[[ Data in this exercise open ]]
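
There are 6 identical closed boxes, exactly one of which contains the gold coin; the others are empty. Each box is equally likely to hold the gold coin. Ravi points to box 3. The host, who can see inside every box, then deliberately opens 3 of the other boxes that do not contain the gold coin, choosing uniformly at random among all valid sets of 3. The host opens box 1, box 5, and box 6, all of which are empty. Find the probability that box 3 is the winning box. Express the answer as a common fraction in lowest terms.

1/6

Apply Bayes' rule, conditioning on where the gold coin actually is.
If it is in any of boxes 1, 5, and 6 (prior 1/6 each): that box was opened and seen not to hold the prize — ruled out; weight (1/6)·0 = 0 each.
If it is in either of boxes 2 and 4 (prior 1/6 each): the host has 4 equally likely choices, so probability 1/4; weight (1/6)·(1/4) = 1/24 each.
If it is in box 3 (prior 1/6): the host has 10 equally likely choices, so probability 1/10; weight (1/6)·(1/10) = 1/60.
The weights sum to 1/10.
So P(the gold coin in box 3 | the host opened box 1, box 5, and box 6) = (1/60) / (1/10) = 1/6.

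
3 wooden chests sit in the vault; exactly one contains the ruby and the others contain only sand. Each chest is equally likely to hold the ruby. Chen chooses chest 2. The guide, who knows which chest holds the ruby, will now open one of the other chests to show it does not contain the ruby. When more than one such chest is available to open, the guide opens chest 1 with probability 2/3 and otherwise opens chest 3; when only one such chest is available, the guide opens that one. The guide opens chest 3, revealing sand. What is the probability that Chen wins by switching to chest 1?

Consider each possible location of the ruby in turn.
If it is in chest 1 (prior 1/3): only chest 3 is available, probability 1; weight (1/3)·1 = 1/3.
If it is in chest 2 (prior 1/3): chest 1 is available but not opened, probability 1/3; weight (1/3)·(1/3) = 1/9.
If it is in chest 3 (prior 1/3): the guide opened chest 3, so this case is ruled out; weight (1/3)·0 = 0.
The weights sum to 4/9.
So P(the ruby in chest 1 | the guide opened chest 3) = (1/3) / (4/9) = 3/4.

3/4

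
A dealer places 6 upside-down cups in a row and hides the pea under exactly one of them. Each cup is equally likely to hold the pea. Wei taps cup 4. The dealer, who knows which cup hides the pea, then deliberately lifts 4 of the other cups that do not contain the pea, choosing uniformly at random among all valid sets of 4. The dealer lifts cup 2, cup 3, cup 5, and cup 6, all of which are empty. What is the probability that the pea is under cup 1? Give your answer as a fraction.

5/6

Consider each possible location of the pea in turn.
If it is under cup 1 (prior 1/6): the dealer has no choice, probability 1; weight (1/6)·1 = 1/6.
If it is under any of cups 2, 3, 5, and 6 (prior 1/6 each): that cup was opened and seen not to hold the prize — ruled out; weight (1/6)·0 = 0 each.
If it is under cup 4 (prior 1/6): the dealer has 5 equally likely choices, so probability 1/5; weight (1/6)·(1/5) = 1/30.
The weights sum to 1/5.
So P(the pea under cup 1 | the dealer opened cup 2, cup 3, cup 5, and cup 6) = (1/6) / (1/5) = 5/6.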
[[ Data in this exercise closed ]]
Goal of the exercise.
Make an exact copy of all the data.

Expected answer.
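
There are 6 identical closed boxes, exactly one of which contains the gold coin; the others are empty. Each box is equally likely to hold the gold coin. Ravi points to box 3. The host, who can see inside every box, then deliberately opens 3 of the other boxes that do not contain the gold coin, choosing uniformly at random among all valid sets of 3. The host opens box 1, box 5, and box 6, all of which are empty. Find the probability that box 3 is the winning box. Express the answer as a common fraction in lowest terms.

1/6

Apply Bayes' rule, conditioning on where the gold coin actually is.
If it is in any of boxes 1, 5, and 6 (prior 1/6 each): that box was opened and seen not to hold the prize — ruled out; weight (1/6)·0 = 0 each.
If it is in either of boxes 2 and 4 (prior 1/6 each): the host has 4 equally likely choices, so probability 1/4; weight (1/6)·(1/4) = 1/24 each.
If it is in box 3 (prior 1/6): the host has 10 equally likely choices, so probability 1/10; weight (1/6)·(1/10) = 1/60.
The weights sum to 1/10.
So P(the gold coin in box 3 | the host opened box 1, box 5, and box 6) = (1/60) / (1/10) = 1/6.

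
3 wooden chests sit in the vault; exactly one contains the ruby and the others contain only sand. Each chest is equally likely to hold the ruby. Chen chooses chest 2. The guide, who knows which chest holds the ruby, will now open one of the other chests to show it does not contain the ruby. When more than one such chest is available to open, the guide opens chest 1 with probability 2/3 and otherwise opens chest 3; when only one such chest is available, the guide opens that one. The guide opens chest 3, revealing sand. What is the probability that Chen wins by switching to chest 1?

Consider each possible location of the ruby in turn.
If it is in chest 1 (prior 1/3): only chest 3 is available, probability 1; weight (1/3)·1 = 1/3.
If it is in chest 2 (prior 1/3): chest 1 is available but not opened, probability 1/3; weight (1/3)·(1/3) = 1/9.
If it is in chest 3 (prior 1/3): the guide opened chest 3, so this case is ruled out; weight (1/3)·0 = 0.
The weights sum to 4/9.
So P(the ruby in chest 1 | the guide opened chest 3) = (1/3) / (4/9) = 3/4.

3/4

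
A dealer places 6 upside-down cups in a row and hides the pea under exactly one of them. Each cup is equally likely to hold the pea. Wei taps cup 4. The dealer, who knows which cup hides the pea, then deliberately lifts 4 of the other cups that do not contain the pea, choosing uniformly at random among all valid sets of 4. The dealer lifts cup 2, cup 3, cup 5, and cup 6, all of which are empty. What is the probability that the pea is under cup 1? Give your answer as a fraction.

5/6

Consider each possible location of the pea in turn.
If it is under cup 1 (prior 1/6): the dealer has no choice, probability 1; weight (1/6)·1 = 1/6.
If it is under any of cups 2, 3, 5, and 6 (prior 1/6 each): that cup was opened and seen not to hold the prize — ruled out; weight (1/6)·0 = 0 each.
If it is under cup 4 (prior 1/6): the dealer has 5 equally likely choices, so probability 1/5; weight (1/6)·(1/5) = 1/30.
The weights sum to 1/5.
So P(the pea under cup 1 | the dealer opened cup 2, cup 3, cup 5, and cup 6) = (1/6) / (1/5) = 5/6.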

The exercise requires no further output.